Work required: Search the data below for the string "visited" and copy all lines where it shows up.

Stored items:
* * *
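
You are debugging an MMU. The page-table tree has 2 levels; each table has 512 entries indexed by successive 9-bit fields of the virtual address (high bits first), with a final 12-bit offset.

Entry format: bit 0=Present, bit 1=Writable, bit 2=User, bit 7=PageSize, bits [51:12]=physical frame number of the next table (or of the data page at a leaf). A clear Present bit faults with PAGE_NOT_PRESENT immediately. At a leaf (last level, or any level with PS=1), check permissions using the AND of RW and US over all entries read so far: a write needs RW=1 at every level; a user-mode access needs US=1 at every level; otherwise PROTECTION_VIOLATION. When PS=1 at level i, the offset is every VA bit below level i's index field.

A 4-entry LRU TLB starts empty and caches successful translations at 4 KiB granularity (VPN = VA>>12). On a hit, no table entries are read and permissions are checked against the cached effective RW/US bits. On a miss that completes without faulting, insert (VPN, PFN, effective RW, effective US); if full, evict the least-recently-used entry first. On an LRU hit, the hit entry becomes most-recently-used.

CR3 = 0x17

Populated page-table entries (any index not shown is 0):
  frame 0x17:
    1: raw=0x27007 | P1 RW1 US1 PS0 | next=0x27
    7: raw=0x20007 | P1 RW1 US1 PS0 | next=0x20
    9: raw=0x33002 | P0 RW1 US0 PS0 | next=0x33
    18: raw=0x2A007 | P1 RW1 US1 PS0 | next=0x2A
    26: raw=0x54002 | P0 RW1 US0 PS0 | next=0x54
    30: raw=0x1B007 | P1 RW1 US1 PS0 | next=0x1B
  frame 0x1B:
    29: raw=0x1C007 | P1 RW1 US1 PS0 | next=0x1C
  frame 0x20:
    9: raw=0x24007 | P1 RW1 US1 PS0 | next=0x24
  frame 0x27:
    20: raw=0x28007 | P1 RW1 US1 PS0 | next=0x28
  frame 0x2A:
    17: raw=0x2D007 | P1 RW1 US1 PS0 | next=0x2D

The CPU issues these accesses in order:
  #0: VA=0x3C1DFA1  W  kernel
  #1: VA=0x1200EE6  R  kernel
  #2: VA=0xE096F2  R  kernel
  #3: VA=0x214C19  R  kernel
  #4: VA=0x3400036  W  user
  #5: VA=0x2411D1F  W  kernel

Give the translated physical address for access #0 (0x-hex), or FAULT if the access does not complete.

Trace:
#0 VA=0x3C1DFA1 (w,kernel):
  L0 @0x17[30] → 0x1B007  P=1,RW=1,US=1,PS=0
  L1 @0x1B[29] → 0x1C007  P=1,RW=1,US=1,PS=0
  ✓ 0x1CFA1  — 2 lookups
#1 VA=0x1200EE6 (r,kernel):
  L0 @0x17[9] → 0x33002  P=0,RW=1,US=0,PS=0
  ✗ PAGE_NOT_PRESENT  [1 reads]
#2 VA=0xE096F2 (r,kernel):
  L0 @0x17[7] → 0x20007  P=1,RW=1,US=1,PS=0
  L1 @0x20[9] → 0x24007  P=1,RW=1,US=1,PS=0
  ✓ 0x246F2  — 2 lookups
#3 VA=0x214C19 (r,kernel):
  L0 @0x17[1] → 0x27007  P=1,RW=1,US=1,PS=0
  L1 @0x27[20] → 0x28007  P=1,RW=1,US=1,PS=0
  ✓ 0x28C19  — 2 lookups
#4 VA=0x3400036 (w,user):
  L0 @0x17[26] → 0x54002  P=0,RW=1,US=0,PS=0
  ✗ PAGE_NOT_PRESENT  [1 reads]
#5 VA=0x2411D1F (w,kernel):
  L0 @0x17[18] → 0x2A007  P=1,RW=1,US=1,PS=0
  L1 @0x2A[17] → 0x2D007  P=1,RW=1,US=1,PS=0
  ✓ 0x2DD1F  — 2 lookups

Access #0 PA: 0x1CFA1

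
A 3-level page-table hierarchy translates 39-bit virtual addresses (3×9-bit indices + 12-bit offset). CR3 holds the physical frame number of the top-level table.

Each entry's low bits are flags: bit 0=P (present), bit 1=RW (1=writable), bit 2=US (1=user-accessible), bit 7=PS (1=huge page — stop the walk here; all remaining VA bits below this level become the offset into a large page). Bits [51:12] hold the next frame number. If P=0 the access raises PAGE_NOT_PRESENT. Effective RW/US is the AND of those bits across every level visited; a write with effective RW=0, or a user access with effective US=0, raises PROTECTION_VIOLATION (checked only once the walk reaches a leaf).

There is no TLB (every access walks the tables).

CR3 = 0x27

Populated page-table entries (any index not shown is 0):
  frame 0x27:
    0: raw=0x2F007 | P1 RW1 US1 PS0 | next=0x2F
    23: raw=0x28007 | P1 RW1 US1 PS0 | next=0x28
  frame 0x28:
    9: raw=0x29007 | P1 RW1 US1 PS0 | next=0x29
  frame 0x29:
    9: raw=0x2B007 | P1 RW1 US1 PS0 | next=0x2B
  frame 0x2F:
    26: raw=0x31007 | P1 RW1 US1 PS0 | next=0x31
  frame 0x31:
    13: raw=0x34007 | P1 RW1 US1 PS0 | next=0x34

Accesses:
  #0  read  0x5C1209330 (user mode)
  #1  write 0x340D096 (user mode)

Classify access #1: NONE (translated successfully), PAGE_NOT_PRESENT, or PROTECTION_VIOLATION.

Walk each access:
#0 VA=0x5C1209330 (r,user):
  L0: frame=0x27 idx=23 entry=0x28007 [P=1 RW=1 US=1 PS=0]
  L1: frame=0x28 idx=9 entry=0x29007 [P=1 RW=1 US=1 PS=0]
  L2: frame=0x29 idx=9 entry=0x2B007 [P=1 RW=1 US=1 PS=0]
  → PA=0x2B330  (3 entries read)
#1 VA=0x340D096 (w,user):
  L0: frame=0x27 idx=0 entry=0x2F007 [P=1 RW=1 US=1 PS=0]
  L1: frame=0x2F idx=26 entry=0x31007 [P=1 RW=1 US=1 PS=0]
  L2: frame=0x31 idx=13 entry=0x34007 [P=1 RW=1 US=1 PS=0]
  → PA=0x34096  (3 entries read)

Access #1 fault: NONE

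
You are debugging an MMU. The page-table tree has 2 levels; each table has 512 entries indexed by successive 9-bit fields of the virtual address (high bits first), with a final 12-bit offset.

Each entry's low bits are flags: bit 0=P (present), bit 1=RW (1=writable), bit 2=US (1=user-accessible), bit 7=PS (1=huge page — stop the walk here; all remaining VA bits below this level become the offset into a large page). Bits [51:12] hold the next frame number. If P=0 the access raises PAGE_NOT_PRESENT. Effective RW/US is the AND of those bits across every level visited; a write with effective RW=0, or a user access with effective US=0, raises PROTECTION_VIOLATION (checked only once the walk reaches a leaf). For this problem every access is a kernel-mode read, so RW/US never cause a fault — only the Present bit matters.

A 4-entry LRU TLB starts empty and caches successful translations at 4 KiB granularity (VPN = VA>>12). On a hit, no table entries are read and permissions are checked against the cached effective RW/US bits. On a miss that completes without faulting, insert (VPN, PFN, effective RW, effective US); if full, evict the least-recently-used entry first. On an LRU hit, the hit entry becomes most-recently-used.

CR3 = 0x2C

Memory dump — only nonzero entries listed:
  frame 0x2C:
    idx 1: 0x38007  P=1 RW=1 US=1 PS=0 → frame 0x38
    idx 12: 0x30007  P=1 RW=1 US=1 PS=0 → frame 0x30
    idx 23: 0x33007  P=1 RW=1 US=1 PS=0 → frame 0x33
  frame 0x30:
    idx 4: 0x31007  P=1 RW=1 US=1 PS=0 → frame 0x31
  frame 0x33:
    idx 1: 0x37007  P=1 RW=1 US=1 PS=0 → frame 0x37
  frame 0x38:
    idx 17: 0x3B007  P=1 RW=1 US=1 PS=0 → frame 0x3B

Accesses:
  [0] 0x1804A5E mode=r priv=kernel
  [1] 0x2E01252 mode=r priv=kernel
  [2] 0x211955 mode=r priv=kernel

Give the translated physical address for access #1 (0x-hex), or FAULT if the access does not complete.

Per-access translation:
#0 VA=0x1804A5E (r,kernel):
  L0 @0x2C[12] → 0x30007  P=1,RW=1,US=1,PS=0
  L1 @0x30[4] → 0x31007  P=1,RW=1,US=1,PS=0
  ✓ 0x31A5E  — 2 lookups
#1 VA=0x2E01252 (r,kernel):
  L0 @0x2C[23] → 0x33007  P=1,RW=1,US=1,PS=0
  L1 @0x33[1] → 0x37007  P=1,RW=1,US=1,PS=0
  ✓ 0x37252  — 2 lookups
#2 VA=0x211955 (r,kernel):
  L0 @0x2C[1] → 0x38007  P=1,RW=1,US=1,PS=0
  L1 @0x38[17] → 0x3B007  P=1,RW=1,US=1,PS=0
  ✓ 0x3B955  — 2 lookups

Access #1 PA: 0x37252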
* * *
Exercise answer:
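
Each entry's low bits are flags: bit 0=P (present), bit 1=RW (1=writable), bit 2=US (1=user-accessible), bit 7=PS (1=huge page — stop the walk here; all remaining VA bits below this level become the offset into a large page). Bits [51:12] hold the next frame number. If P=0 the access raises PAGE_NOT_PRESENT. Effective RW/US is the AND of those bits across every level visited; a write with effective RW=0, or a user access with effective US=0, raises PROTECTION_VIOLATION (checked only once the walk reaches a leaf).
Each entry's low bits are flags: bit 0=P (present), bit 1=RW (1=writable), bit 2=US (1=user-accessible), bit 7=PS (1=huge page — stop the walk here; all remaining VA bits below this level become the offset into a large page). Bits [51:12] hold the next frame number. If P=0 the access raises PAGE_NOT_PRESENT. Effective RW/US is the AND of those bits across every level visited; a write with effective RW=0, or a user access with effective US=0, raises PROTECTION_VIOLATION (checked only once the walk reaches a leaf). For this problem every access is a kernel-mode read, so RW/US never cause a fault — only the Present bit matters.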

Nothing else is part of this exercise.